======== DATA SHOWN
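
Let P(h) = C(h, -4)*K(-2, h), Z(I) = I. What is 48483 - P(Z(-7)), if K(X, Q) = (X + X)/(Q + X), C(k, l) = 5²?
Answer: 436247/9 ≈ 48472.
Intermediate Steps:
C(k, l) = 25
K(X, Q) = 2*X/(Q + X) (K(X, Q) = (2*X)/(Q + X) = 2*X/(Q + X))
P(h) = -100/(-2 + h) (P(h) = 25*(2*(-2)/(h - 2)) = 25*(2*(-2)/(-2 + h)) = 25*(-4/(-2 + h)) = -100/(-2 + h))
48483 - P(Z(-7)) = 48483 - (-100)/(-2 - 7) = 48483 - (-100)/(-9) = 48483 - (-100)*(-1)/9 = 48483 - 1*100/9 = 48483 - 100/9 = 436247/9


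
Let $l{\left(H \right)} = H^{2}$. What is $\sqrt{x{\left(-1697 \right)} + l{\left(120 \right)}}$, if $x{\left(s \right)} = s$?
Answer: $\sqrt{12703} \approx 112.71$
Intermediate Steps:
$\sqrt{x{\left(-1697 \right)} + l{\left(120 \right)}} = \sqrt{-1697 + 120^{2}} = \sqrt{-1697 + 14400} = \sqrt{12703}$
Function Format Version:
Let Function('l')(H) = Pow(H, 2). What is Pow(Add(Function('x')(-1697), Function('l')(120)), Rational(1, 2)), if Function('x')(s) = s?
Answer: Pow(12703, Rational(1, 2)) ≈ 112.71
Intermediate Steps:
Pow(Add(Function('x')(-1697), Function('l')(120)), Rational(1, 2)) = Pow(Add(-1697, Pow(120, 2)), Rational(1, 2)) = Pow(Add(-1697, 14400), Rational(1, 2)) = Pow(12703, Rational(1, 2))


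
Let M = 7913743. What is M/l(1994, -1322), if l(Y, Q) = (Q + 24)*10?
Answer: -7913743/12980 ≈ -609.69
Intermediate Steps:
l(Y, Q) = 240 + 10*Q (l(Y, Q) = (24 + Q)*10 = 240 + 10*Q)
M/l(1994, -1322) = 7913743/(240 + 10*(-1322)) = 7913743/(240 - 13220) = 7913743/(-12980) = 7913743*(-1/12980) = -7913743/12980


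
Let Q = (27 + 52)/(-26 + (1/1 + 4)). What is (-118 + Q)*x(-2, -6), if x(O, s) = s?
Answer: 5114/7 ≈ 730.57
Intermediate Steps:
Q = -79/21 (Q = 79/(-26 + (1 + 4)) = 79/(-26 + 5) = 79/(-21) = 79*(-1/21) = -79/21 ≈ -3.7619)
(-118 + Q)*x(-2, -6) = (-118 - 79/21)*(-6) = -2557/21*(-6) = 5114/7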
================
[TRY IT]: Bring together each line above where the string "What" turns up.

[YOUR RESPONSE]:
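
Let P(h) = C(h, -4)*K(-2, h), Z(I) = I. What is 48483 - P(Z(-7)), if K(X, Q) = (X + X)/(Q + X), C(k, l) = 5²?
Let $l{\left(H \right)} = H^{2}$. What is $\sqrt{x{\left(-1697 \right)} + l{\left(120 \right)}}$, if $x{\left(s \right)} = s$?
Let Function('l')(H) = Pow(H, 2). What is Pow(Add(Function('x')(-1697), Function('l')(120)), Rational(1, 2)), if Function('x')(s) = s?
Let M = 7913743. What is M/l(1994, -1322), if l(Y, Q) = (Q + 24)*10?
Let Q = (27 + 52)/(-26 + (1/1 + 4)). What is (-118 + Q)*x(-2, -6), if x(O, s) = s?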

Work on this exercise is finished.